What is expected.
Only the lines holding the word "Currently" are wanted; copy each of them from the listing.

[Start of section]

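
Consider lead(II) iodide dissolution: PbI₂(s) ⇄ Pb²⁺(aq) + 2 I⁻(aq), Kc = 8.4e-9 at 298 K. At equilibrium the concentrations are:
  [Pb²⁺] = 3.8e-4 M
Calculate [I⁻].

[I⁻] = 0.0047 M

(PbI₂ is a pure solid — omitted from Kc.)
At equilibrium, Kc = [Pb²⁺]·[I⁻]² = 8.4e-9.
(3.8e-4)·([I⁻])² = 8.4e-9
[I⁻]² = 2.21e-5 ⇒ [I⁻] = 0.0047 M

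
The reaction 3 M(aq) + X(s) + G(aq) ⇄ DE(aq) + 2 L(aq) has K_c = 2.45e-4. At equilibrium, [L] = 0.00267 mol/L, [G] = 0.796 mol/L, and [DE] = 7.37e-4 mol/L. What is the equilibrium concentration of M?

[M] = 0.0300 mol/L

(X is a pure solid — omitted from K_c.)
At equilibrium, K_c = [DE]·[L]² / ([M]³·[G]) = 2.45e-4.
(7.37e-4)·(0.00267)² / (([M])³·(0.796)) = 2.45e-4
[M]³ = 2.69e-5 ⇒ [M] = 0.0300 mol/L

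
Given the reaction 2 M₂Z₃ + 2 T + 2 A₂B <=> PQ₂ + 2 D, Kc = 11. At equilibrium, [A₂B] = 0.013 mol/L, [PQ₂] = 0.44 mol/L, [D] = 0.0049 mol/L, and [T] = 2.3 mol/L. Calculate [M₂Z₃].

At equilibrium, Kc = [PQ₂]·[D]² / ([M₂Z₃]²·[T]²·[A₂B]²) = 11.
(0.44)·(0.0049)² / (([M₂Z₃])²·(2.3)²·(0.013)²) = 11
[M₂Z₃]² = 0.00107 ⇒ [M₂Z₃] = 0.033 mol/L

[M₂Z₃] = 0.033 mol/L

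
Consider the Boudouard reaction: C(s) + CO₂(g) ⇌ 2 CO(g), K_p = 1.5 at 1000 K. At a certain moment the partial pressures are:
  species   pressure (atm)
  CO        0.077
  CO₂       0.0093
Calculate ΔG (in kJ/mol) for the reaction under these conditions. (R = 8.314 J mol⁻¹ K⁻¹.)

(C is a pure solid — omitted from Q_p.)
Q_p = P(CO)² / P(CO₂) = (0.077)² / (0.0093) = 0.638
ΔG = RT ln(Q_p/K_p) = (8.314 J mol⁻¹ K⁻¹)(1000 K) × ln(0.638/1.5)
   = (8.314 kJ/mol)(-0.8549) = -7.11 kJ/mol
ΔG < 0, so the forward reaction is spontaneous (proceeds forward).

ΔG = -7.11 kJ/mol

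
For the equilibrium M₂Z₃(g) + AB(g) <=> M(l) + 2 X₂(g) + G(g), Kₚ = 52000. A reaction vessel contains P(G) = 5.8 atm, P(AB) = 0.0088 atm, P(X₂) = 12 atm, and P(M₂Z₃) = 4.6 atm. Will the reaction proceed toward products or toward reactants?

in the forward direction

(M is a pure liquid — omitted from Qₚ.)
Qₚ = P(X₂)²·P(G) / (P(M₂Z₃)·P(AB)) = (12)²·(5.8) / ((4.6)·(0.0088)) = 21000
Qₚ = 21000 < Kₚ = 52000, so the forward reaction proceeds.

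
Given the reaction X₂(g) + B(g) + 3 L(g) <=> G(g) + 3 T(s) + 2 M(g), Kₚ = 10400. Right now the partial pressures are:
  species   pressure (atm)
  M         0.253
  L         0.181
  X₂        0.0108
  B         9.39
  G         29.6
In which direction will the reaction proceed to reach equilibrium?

to the right

(T is a pure solid — omitted from Qₚ.)
Qₚ = P(G)·P(M)² / (P(X₂)·P(B)·P(L)³) = (29.6)·(0.253)² / ((0.0108)·(9.39)·(0.181)³) = 3150
Qₚ = 3150 < Kₚ = 10400, so the forward reaction proceeds.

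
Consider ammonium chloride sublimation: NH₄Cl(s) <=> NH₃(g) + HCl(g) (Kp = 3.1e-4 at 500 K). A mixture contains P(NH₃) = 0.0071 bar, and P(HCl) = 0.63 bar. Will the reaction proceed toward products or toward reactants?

(NH₄Cl is a pure solid — omitted from Qp.)
Qp = P(NH₃)·P(HCl) = (0.0071)·(0.63) = 0.0045
Qp = 0.0045 > Kp = 3.1e-4, so the reverse reaction proceeds.

reverse (toward reactants)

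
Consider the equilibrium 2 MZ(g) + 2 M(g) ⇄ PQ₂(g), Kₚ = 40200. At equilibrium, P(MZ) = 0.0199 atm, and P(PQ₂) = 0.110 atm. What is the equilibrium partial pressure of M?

At equilibrium, Kₚ = P(PQ₂) / (P(MZ)²·P(M)²) = 40200.
(0.110) / ((0.0199)²·(P(M))²) = 40200
P(M)² = 0.00691 ⇒ P(M) = 0.0831 atm

P(M) = 0.0831 atm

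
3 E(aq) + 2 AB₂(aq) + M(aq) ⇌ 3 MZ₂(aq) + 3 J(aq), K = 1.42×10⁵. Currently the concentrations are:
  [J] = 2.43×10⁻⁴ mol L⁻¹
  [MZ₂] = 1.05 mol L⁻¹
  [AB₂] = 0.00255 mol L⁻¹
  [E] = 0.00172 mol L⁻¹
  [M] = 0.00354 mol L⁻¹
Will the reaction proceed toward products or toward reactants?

no net change (already at equilibrium)

Q = [MZ₂]³·[J]³ / ([E]³·[AB₂]²·[M]) = (1.05)³·(2.43×10⁻⁴)³ / ((0.00172)³·(0.00255)²·(0.00354)) = 1.42×10⁵
Q = 1.42×10⁵ = K, so the system is already at equilibrium.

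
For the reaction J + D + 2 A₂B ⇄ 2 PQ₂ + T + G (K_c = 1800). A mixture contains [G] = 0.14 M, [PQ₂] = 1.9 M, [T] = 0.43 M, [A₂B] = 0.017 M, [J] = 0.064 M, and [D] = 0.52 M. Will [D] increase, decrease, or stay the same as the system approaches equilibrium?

increase

Q_c = [PQ₂]²·[T]·[G] / ([J]·[D]·[A₂B]²) = (1.9)²·(0.43)·(0.14) / ((0.064)·(0.52)·(0.017)²) = 23000
Q_c = 23000 > K_c = 1800: net reverse reaction.
D is a reactant, so it increases.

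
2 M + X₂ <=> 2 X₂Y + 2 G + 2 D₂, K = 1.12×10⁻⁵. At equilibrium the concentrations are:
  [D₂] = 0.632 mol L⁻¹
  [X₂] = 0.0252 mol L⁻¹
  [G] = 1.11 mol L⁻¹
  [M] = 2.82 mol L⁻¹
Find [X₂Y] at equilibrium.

At equilibrium, K = [X₂Y]²·[G]²·[D₂]² / ([M]²·[X₂]) = 1.12×10⁻⁵.
([X₂Y])²·(1.11)²·(0.632)² / ((2.82)²·(0.0252)) = 1.12×10⁻⁵
[X₂Y]² = 4.56×10⁻⁶ ⇒ [X₂Y] = 0.00214 mol L⁻¹

[X₂Y] = 0.00214 mol L⁻¹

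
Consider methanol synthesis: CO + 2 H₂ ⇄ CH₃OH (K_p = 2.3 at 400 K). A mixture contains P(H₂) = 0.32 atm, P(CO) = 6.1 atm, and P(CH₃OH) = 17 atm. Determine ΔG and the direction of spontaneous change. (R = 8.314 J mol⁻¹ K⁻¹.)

Q_p = P(CH₃OH) / (P(CO)·P(H₂)²) = (17) / ((6.1)·(0.32)²) = 27.2
ΔG = RT ln(Q_p/K_p) = (8.314 J mol⁻¹ K⁻¹)(400 K) × ln(27.2/2.3)
   = (3.326 kJ/mol)(2.470) = 8.22 kJ/mol
ΔG > 0, so the forward reaction is non-spontaneous (proceeds in reverse).

ΔG = 8.22 kJ/mol; the forward reaction is non-spontaneous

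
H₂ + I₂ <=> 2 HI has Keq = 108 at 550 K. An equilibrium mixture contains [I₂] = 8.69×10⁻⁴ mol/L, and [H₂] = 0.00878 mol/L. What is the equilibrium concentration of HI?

[HI] = 0.0287 mol/L

At equilibrium, Keq = [HI]² / ([H₂]·[I₂]) = 108.
([HI])² / ((0.00878)·(8.69×10⁻⁴)) = 108
[HI]² = 8.24×10⁻⁴ ⇒ [HI] = 0.0287 mol/L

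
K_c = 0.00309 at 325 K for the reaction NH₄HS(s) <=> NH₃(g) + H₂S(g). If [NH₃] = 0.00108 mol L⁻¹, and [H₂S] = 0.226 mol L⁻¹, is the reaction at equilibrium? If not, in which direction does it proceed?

toward products

(NH₄HS is a pure solid — omitted from Q_c.)
Q_c = [NH₃]·[H₂S] = (0.00108)·(0.226) = 2.44×10⁻⁴
Q_c = 2.44×10⁻⁴ < K_c = 0.00309, so the forward reaction proceeds.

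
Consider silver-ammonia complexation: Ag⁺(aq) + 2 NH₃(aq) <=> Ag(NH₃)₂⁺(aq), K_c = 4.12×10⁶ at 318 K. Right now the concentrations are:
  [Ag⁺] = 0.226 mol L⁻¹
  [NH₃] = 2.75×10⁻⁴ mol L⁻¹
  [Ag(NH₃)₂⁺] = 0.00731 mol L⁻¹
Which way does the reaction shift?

forward (toward products)

Q_c = [Ag(NH₃)₂⁺] / ([Ag⁺]·[NH₃]²) = (0.00731) / ((0.226)·(2.75×10⁻⁴)²) = 4.28×10⁵
Q_c = 4.28×10⁵ < K_c = 4.12×10⁶, so the forward reaction proceeds.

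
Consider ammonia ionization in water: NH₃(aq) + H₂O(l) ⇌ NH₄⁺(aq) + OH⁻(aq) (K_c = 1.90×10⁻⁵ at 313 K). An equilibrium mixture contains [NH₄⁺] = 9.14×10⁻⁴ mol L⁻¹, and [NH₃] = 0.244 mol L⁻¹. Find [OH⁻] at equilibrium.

[OH⁻] = 0.00507 mol L⁻¹

(H₂O is a pure liquid — omitted from K_c.)
At equilibrium, K_c = [NH₄⁺]·[OH⁻] / [NH₃] = 1.90×10⁻⁵.
(9.14×10⁻⁴)·([OH⁻]) / (0.244) = 1.90×10⁻⁵
[OH⁻] = 0.00507 mol L⁻¹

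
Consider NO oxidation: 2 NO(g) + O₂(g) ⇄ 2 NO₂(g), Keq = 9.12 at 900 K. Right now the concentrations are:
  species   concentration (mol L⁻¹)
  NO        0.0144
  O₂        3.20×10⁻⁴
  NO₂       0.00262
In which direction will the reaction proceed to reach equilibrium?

toward reactants

Q = [NO₂]² / ([NO]²·[O₂]) = (0.00262)² / ((0.0144)²·(3.20×10⁻⁴)) = 103
Q = 103 > Keq = 9.12, so the reverse reaction proceeds.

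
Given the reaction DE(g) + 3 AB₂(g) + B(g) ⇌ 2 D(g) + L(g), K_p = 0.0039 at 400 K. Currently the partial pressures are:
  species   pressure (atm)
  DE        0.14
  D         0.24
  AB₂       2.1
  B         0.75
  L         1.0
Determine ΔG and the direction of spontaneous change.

Q_p = P(D)²·P(L) / (P(DE)·P(AB₂)³·P(B)) = (0.24)²·(1.0) / ((0.14)·(2.1)³·(0.75)) = 0.0592
ΔG = RT ln(Q_p/K_p) = (8.314 J mol⁻¹ K⁻¹)(400 K) × ln(0.0592/0.0039)
   = (3.326 kJ/mol)(2.720) = 9.05 kJ/mol
ΔG > 0, so the forward reaction is non-spontaneous (proceeds in reverse).

ΔG = 9.05 kJ/mol; the forward reaction is non-spontaneous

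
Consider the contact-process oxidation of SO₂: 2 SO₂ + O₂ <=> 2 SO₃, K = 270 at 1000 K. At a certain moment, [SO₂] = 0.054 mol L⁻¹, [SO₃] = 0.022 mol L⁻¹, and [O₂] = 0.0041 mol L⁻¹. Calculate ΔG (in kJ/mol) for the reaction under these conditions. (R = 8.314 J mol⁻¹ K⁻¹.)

Q = [SO₃]² / ([SO₂]²·[O₂]) = (0.022)² / ((0.054)²·(0.0041)) = 40.5
ΔG = RT ln(Q/K) = (8.314 J mol⁻¹ K⁻¹)(1000 K) × ln(40.5/270)
   = (8.314 kJ/mol)(-1.897) = -15.8 kJ/mol
ΔG < 0, so the forward reaction is spontaneous (proceeds forward).

ΔG = -15.8 kJ/mol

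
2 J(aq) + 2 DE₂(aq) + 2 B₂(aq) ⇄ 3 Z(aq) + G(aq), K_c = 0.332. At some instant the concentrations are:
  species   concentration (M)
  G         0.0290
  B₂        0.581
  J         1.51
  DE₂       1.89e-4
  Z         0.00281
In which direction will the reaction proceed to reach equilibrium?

to the right

Q_c = [Z]³·[G] / ([J]²·[DE₂]²·[B₂]²) = (0.00281)³·(0.0290) / ((1.51)²·(1.89e-4)²·(0.581)²) = 0.0234
Q_c = 0.0234 < K_c = 0.332, so the forward reaction proceeds.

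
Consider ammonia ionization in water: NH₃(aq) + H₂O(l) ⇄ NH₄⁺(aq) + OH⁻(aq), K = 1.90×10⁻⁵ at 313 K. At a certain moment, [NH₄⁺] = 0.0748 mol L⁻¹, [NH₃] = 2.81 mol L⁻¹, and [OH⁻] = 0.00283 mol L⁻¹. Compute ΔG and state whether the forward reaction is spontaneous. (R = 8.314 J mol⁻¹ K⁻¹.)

ΔG = 3.58 kJ/mol; the forward reaction is non-spontaneous

(H₂O is a pure liquid — omitted from Q.)
Q = [NH₄⁺]·[OH⁻] / [NH₃] = (0.0748)·(0.00283) / (2.81) = 7.53×10⁻⁵
ΔG = RT ln(Q/K) = (8.314 J mol⁻¹ K⁻¹)(313 K) × ln(7.53×10⁻⁵/1.90×10⁻⁵)
   = (2.602 kJ/mol)(1.377) = 3.58 kJ/mol
ΔG > 0, so the forward reaction is non-spontaneous (proceeds in reverse).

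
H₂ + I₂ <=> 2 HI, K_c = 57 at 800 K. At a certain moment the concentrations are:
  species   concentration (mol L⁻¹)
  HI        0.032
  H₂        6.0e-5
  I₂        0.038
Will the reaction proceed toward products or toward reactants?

reverse (toward reactants)

Q_c = [HI]² / ([H₂]·[I₂]) = (0.032)² / ((6.0e-5)·(0.038)) = 450
Q_c = 450 > K_c = 57, so the reverse reaction proceeds.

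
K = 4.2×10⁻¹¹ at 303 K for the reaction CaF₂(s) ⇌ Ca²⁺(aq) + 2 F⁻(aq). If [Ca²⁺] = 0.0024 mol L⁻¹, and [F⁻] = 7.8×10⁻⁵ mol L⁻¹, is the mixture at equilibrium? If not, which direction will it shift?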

[End of section]

Exercise answer.
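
3 E(aq) + 2 AB₂(aq) + M(aq) ⇌ 3 MZ₂(aq) + 3 J(aq), K = 1.42×10⁵. Currently the concentrations are:
Given the reaction DE(g) + 3 AB₂(g) + B(g) ⇌ 2 D(g) + L(g), K_p = 0.0039 at 400 K. Currently the partial pressures are: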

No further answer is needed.